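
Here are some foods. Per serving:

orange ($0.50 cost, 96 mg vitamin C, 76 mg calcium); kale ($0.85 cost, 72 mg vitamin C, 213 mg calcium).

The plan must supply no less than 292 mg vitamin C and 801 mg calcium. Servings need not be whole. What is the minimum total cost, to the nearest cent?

$3.26

Minimising a linear cost over {vitamin C ≥ 292, calcium ≥ 801, servings ≥ 0} — the optimum is at a vertex, using one or two foods.
orange only: max(292/96, 801/76) = 10.54 servings → $5.27.
kale only: max(292/72, 801/213) = 4.056 servings → $3.45.
orange + kale with both tight: 0.3021 servings and 3.653 servings → $3.26.
So the least-cost plan costs $3.26.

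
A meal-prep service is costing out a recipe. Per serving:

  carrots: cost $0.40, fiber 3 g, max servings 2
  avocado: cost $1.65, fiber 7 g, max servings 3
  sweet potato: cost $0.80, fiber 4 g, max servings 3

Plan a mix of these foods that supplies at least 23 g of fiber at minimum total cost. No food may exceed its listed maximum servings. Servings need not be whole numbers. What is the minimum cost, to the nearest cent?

$4.38

Cost per g of fiber: carrots $0.1333, sweet potato $0.2000, avocado $0.2357.
Take 2 servings of carrots: +6.0 g fiber for $0.80 (total $0.80, still need 17.0 g).
Take 3 servings of sweet potato: +12.0 g fiber for $2.40 (total $3.20, still need 5.0 g).
Take 0.7143 servings of avocado: +5.0 g fiber for $1.18 (total $4.38, still need 0.0 g).
Greedy by cheapest-per-g is optimal for a single linear constraint, so the minimum cost is $4.38.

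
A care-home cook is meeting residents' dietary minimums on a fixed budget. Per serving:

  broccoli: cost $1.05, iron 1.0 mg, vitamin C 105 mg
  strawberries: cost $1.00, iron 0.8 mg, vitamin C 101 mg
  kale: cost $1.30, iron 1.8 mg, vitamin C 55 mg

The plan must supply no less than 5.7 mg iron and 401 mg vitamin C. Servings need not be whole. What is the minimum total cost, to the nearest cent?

$5.12

At the optimum either one food covers both requirements or two foods hit both targets exactly; no other combination can be cheaper.
broccoli only: max(5.7/1.0, 401/105) = 5.7 servings → $5.99.
strawberries only: max(5.7/0.8, 401/101) = 7.125 servings → $7.12.
kale only: max(5.7/1.8, 401/55) = 7.291 servings → $9.48.
broccoli + strawberries: the both-tight solution has a negative serving — not a feasible corner.
broccoli + kale with both tight: 3.047 servings and 1.474 servings → $5.12.
strawberries + kale with both tight: 2.963 servings and 1.85 servings → $5.37.
So the least-cost plan costs $5.12.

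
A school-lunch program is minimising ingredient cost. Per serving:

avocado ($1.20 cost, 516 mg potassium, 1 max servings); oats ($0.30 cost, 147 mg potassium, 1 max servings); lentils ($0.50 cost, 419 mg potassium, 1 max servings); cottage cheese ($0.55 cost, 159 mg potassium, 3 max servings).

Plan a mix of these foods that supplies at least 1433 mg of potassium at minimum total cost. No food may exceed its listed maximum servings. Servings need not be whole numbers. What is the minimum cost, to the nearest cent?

Cost per mg of potassium: lentils $0.0012, oats $0.0020, avocado $0.0023, cottage cheese $0.0035.
Take 1 serving of lentils: +419.0 mg potassium for $0.50 (total $0.50, still need 1014.0 mg).
Take 1 serving of oats: +147.0 mg potassium for $0.30 (total $0.80, still need 867.0 mg).
Take 1 serving of avocado: +516.0 mg potassium for $1.20 (total $2.00, still need 351.0 mg).
Take 2.208 servings of cottage cheese: +351.0 mg potassium for $1.21 (total $3.21, still need 0.0 mg).
Greedy by cheapest-per-mg is optimal for a single linear constraint, so the minimum cost is $3.21.

$3.21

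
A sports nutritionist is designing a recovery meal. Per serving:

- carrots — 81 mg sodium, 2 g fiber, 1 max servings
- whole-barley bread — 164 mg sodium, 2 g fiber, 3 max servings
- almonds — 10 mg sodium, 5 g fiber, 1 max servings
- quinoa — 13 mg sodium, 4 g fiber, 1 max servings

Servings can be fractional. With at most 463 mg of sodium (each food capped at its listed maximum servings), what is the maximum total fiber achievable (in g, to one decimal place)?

15.4 g

Fiber per mg sodium: almonds 0.5, quinoa 0.3077, carrots 0.02469, whole-barley bread 0.0122.
Take 1 serving of almonds: uses 10 mg sodium, +5.0 g fiber (running total 5.0 g).
Take 1 serving of quinoa: uses 13 mg sodium, +4.0 g fiber (running total 9.0 g).
Take 1 serving of carrots: uses 81 mg sodium, +2.0 g fiber (running total 11.0 g).
Take 2.189 servings of whole-barley bread: uses 359 mg sodium, +4.4 g fiber (running total 15.4 g).
Greedy by best ratio exhausts the sodium allowance optimally: 15.4 g.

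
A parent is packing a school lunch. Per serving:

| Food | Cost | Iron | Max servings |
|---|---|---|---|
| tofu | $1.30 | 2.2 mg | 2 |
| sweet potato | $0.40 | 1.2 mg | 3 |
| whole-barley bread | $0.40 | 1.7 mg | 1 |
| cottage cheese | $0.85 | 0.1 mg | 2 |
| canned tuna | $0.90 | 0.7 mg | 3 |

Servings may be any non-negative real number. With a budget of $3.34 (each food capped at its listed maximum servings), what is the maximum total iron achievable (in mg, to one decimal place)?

8.2 mg

Iron per dollar: whole-barley bread 4.25, sweet potato 3, tofu 1.692, canned tuna 0.7778, cottage cheese 0.1176.
Take 1 serving of whole-barley bread: spends $0.40, +1.7 mg iron (running total 1.7 mg).
Take 3 servings of sweet potato: spends $1.20, +3.6 mg iron (running total 5.3 mg).
Take 1.338 servings of tofu: spends $1.74, +2.9 mg iron (running total 8.2 mg).
Filling greedily by iron-per-dollar is optimal for one linear limit, giving 8.2 mg.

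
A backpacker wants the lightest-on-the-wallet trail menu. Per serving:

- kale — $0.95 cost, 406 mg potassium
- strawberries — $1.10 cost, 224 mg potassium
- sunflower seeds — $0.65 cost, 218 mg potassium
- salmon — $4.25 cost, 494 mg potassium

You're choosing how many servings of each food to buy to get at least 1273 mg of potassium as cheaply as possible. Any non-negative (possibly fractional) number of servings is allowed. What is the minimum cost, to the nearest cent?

$2.98

Cost per mg of potassium: kale $0.0023, sunflower seeds $0.0030, strawberries $0.0049, salmon $0.0086.
With no serving limits, use only kale: 1273 mg / 406 mg = 3.135 servings × $0.95 = $2.98.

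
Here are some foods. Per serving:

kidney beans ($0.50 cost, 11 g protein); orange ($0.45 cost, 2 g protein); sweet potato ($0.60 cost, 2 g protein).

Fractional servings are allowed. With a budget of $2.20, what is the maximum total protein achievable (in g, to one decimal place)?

48.4 g

Protein per dollar: kidney beans 22, orange 4.444, sweet potato 3.333.
With no serving limits, spend the whole cost allowance on kidney beans: $2.20 / $0.50 × 11 g = 48.4 g.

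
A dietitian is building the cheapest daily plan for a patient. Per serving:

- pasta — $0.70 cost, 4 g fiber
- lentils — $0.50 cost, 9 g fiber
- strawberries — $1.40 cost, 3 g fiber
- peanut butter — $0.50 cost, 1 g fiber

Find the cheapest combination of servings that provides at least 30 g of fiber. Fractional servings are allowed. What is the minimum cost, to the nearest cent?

Cost per g of fiber: lentils $0.0556, pasta $0.1750, strawberries $0.4667, peanut butter $0.5000.
With no serving limits, use only lentils: 30 g / 9 g = 3.333 servings × $0.50 = $1.67.

$1.67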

▶ _Work to complete_
Retype the records above exactly as they appear.

▶ _Response_
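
Here are some foods. Per serving:

orange ($0.50 cost, 96 mg vitamin C, 76 mg calcium); kale ($0.85 cost, 72 mg vitamin C, 213 mg calcium).

The plan must supply no less than 292 mg vitamin C and 801 mg calcium. Servings need not be whole. What is the minimum total cost, to the nearest cent?

$3.26

Minimising a linear cost over {vitamin C ≥ 292, calcium ≥ 801, servings ≥ 0} — the optimum is at a vertex, using one or two foods.
orange only: max(292/96, 801/76) = 10.54 servings → $5.27.
kale only: max(292/72, 801/213) = 4.056 servings → $3.45.
orange + kale with both tight: 0.3021 servings and 3.653 servings → $3.26.
So the least-cost plan costs $3.26.

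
A meal-prep service is costing out a recipe. Per serving:

  carrots: cost $0.40, fiber 3 g, max servings 2
  avocado: cost $1.65, fiber 7 g, max servings 3
  sweet potato: cost $0.80, fiber 4 g, max servings 3

Plan a mix of these foods that supplies at least 23 g of fiber at minimum total cost. No food may exceed its listed maximum servings. Servings need not be whole numbers. What is the minimum cost, to the nearest cent?

$4.38

Cost per g of fiber: carrots $0.1333, sweet potato $0.2000, avocado $0.2357.
Take 2 servings of carrots: +6.0 g fiber for $0.80 (total $0.80, still need 17.0 g).
Take 3 servings of sweet potato: +12.0 g fiber for $2.40 (total $3.20, still need 5.0 g).
Take 0.7143 servings of avocado: +5.0 g fiber for $1.18 (total $4.38, still need 0.0 g).
Greedy by cheapest-per-g is optimal for a single linear constraint, so the minimum cost is $4.38.

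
A care-home cook is meeting residents' dietary minimums on a fixed budget. Per serving:

  broccoli: cost $1.05, iron 1.0 mg, vitamin C 105 mg
  strawberries: cost $1.00, iron 0.8 mg, vitamin C 101 mg
  kale: cost $1.30, iron 1.8 mg, vitamin C 55 mg

The plan must supply no less than 5.7 mg iron and 401 mg vitamin C. Servings need not be whole. What is the minimum total cost, to the nearest cent?

$5.12

At the optimum either one food covers both requirements or two foods hit both targets exactly; no other combination can be cheaper.
broccoli only: max(5.7/1.0, 401/105) = 5.7 servings → $5.99.
strawberries only: max(5.7/0.8, 401/101) = 7.125 servings → $7.12.
kale only: max(5.7/1.8, 401/55) = 7.291 servings → $9.48.
broccoli + strawberries: the both-tight solution has a negative serving — not a feasible corner.
broccoli + kale with both tight: 3.047 servings and 1.474 servings → $5.12.
strawberries + kale with both tight: 2.963 servings and 1.85 servings → $5.37.
So the least-cost plan costs $5.12.

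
A school-lunch program is minimising ingredient cost. Per serving:

avocado ($1.20 cost, 516 mg potassium, 1 max servings); oats ($0.30 cost, 147 mg potassium, 1 max servings); lentils ($0.50 cost, 419 mg potassium, 1 max servings); cottage cheese ($0.55 cost, 159 mg potassium, 3 max servings).

Plan a mix of these foods that supplies at least 1433 mg of potassium at minimum total cost. No food may exceed its listed maximum servings. Servings need not be whole numbers. What is the minimum cost, to the nearest cent?

Cost per mg of potassium: lentils $0.0012, oats $0.0020, avocado $0.0023, cottage cheese $0.0035.
Take 1 serving of lentils: +419.0 mg potassium for $0.50 (total $0.50, still need 1014.0 mg).
Take 1 serving of oats: +147.0 mg potassium for $0.30 (total $0.80, still need 867.0 mg).
Take 1 serving of avocado: +516.0 mg potassium for $1.20 (total $2.00, still need 351.0 mg).
Take 2.208 servings of cottage cheese: +351.0 mg potassium for $1.21 (total $3.21, still need 0.0 mg).
Greedy by cheapest-per-mg is optimal for a single linear constraint, so the minimum cost is $3.21.

$3.21

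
A sports nutritionist is designing a recovery meal. Per serving:

- carrots — 81 mg sodium, 2 g fiber, 1 max servings
- whole-barley bread — 164 mg sodium, 2 g fiber, 3 max servings
- almonds — 10 mg sodium, 5 g fiber, 1 max servings
- quinoa — 13 mg sodium, 4 g fiber, 1 max servings

Servings can be fractional. With at most 463 mg of sodium (each food capped at its listed maximum servings), what is the maximum total fiber achievable (in g, to one decimal place)?

15.4 g

Fiber per mg sodium: almonds 0.5, quinoa 0.3077, carrots 0.02469, whole-barley bread 0.0122.
Take 1 serving of almonds: uses 10 mg sodium, +5.0 g fiber (running total 5.0 g).
Take 1 serving of quinoa: uses 13 mg sodium, +4.0 g fiber (running total 9.0 g).
Take 1 serving of carrots: uses 81 mg sodium, +2.0 g fiber (running total 11.0 g).
Take 2.189 servings of whole-barley bread: uses 359 mg sodium, +4.4 g fiber (running total 15.4 g).
Greedy by best ratio exhausts the sodium allowance optimally: 15.4 g.

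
A parent is packing a school lunch. Per serving:

| Food | Cost | Iron | Max servings |
|---|---|---|---|
| tofu | $1.30 | 2.2 mg | 2 |
| sweet potato | $0.40 | 1.2 mg | 3 |
| whole-barley bread | $0.40 | 1.7 mg | 1 |
| cottage cheese | $0.85 | 0.1 mg | 2 |
| canned tuna | $0.90 | 0.7 mg | 3 |

Servings may be any non-negative real number. With a budget of $3.34 (each food capped at its listed maximum servings), what is the maximum total iron achievable (in mg, to one decimal place)?

8.2 mg

Iron per dollar: whole-barley bread 4.25, sweet potato 3, tofu 1.692, canned tuna 0.7778, cottage cheese 0.1176.
Take 1 serving of whole-barley bread: spends $0.40, +1.7 mg iron (running total 1.7 mg).
Take 3 servings of sweet potato: spends $1.20, +3.6 mg iron (running total 5.3 mg).
Take 1.338 servings of tofu: spends $1.74, +2.9 mg iron (running total 8.2 mg).
Filling greedily by iron-per-dollar is optimal for one linear limit, giving 8.2 mg.

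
A backpacker wants the lightest-on-the-wallet trail menu. Per serving:

- kale — $0.95 cost, 406 mg potassium
- strawberries — $1.10 cost, 224 mg potassium
- sunflower seeds — $0.65 cost, 218 mg potassium
- salmon — $4.25 cost, 494 mg potassium

You're choosing how many servings of each food to buy to get at least 1273 mg of potassium as cheaply as possible. Any non-negative (possibly fractional) number of servings is allowed. What is the minimum cost, to the nearest cent?

$2.98

Cost per mg of potassium: kale $0.0023, sunflower seeds $0.0030, strawberries $0.0049, salmon $0.0086.
With no serving limits, use only kale: 1273 mg / 406 mg = 3.135 servings × $0.95 = $2.98.

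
Here are some foods. Per serving:

kidney beans ($0.50 cost, 11 g protein); orange ($0.45 cost, 2 g protein); sweet potato ($0.60 cost, 2 g protein).

Fractional servings are allowed. With a budget of $2.20, what is the maximum total protein achievable (in g, to one decimal place)?

48.4 g

Protein per dollar: kidney beans 22, orange 4.444, sweet potato 3.333.
With no serving limits, spend the whole cost allowance on kidney beans: $2.20 / $0.50 × 11 g = 48.4 g.

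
A dietitian is building the cheapest daily plan for a patient. Per serving:

- pasta — $0.70 cost, 4 g fiber
- lentils — $0.50 cost, 9 g fiber
- strawberries — $1.40 cost, 3 g fiber
- peanut butter — $0.50 cost, 1 g fiber

Find the cheapest combination of servings that provides at least 30 g of fiber. Fractional servings are allowed. What is the minimum cost, to the nearest cent?

Cost per g of fiber: lentils $0.0556, pasta $0.1750, strawberries $0.4667, peanut butter $0.5000.
With no serving limits, use only lentils: 30 g / 9 g = 3.333 servings × $0.50 = $1.67.

$1.67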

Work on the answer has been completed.